Problem to work on. The lines from the first line of the entries through the line containing "M[6] (1×1 over ℚ): [0]" are to be repeated exactly, with both of those lines included.
----------------------------------------
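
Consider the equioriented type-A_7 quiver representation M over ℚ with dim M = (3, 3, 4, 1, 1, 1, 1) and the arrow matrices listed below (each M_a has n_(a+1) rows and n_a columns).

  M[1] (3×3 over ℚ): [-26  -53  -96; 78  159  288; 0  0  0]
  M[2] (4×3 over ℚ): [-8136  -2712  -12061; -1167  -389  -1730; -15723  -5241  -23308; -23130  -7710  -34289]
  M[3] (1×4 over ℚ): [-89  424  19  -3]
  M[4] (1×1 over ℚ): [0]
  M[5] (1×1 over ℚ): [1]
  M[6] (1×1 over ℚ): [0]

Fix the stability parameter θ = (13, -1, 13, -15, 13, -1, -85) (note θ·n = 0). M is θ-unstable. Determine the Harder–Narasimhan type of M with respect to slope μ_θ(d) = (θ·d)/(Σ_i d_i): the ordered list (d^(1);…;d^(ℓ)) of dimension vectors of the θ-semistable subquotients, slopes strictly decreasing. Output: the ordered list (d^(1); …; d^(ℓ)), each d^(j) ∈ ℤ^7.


Barcode: M ≅ I[1,1]^2, I[1,2], I[2,3], I[2,4], I[3,3]^2, I[5,6], I[7,7]. HN layers by μ_θ (4 steps, strictly decreasing):
  μ^(1)=13; μ^(2)=6; μ^(3)=-1; μ^(4)=-85

((2, 0, 3, 0, 0, 0, 0); (1, 1, 0, 0, 1, 1, 0); (0, 2, 1, 1, 0, 0, 0); (0, 0, 0, 0, 0, 0, 1))


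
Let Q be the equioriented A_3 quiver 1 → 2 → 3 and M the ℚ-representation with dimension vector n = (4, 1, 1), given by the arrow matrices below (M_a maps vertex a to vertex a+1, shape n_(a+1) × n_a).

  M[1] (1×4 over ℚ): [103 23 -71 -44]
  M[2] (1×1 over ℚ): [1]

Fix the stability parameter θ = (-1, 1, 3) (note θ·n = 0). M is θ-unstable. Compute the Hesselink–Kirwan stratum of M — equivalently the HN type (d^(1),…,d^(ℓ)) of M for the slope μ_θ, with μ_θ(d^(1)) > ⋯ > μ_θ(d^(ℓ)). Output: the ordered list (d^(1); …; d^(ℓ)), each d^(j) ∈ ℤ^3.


Interval decomposition of M: I[1,1]^3, I[1,3].
HN type (ℓ=3): μ^(1)=3; μ^(2)=1; μ^(3)=-1

((0, 0, 1); (0, 1, 0); (4, 0, 0))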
----------------------------------------
Written response.
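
Consider the equioriented type-A_7 quiver representation M over ℚ with dim M = (3, 3, 4, 1, 1, 1, 1) and the arrow matrices listed below (each M_a has n_(a+1) rows and n_a columns).

  M[1] (3×3 over ℚ): [-26  -53  -96; 78  159  288; 0  0  0]
  M[2] (4×3 over ℚ): [-8136  -2712  -12061; -1167  -389  -1730; -15723  -5241  -23308; -23130  -7710  -34289]
  M[3] (1×4 over ℚ): [-89  424  19  -3]
  M[4] (1×1 over ℚ): [0]
  M[5] (1×1 over ℚ): [1]
  M[6] (1×1 over ℚ): [0]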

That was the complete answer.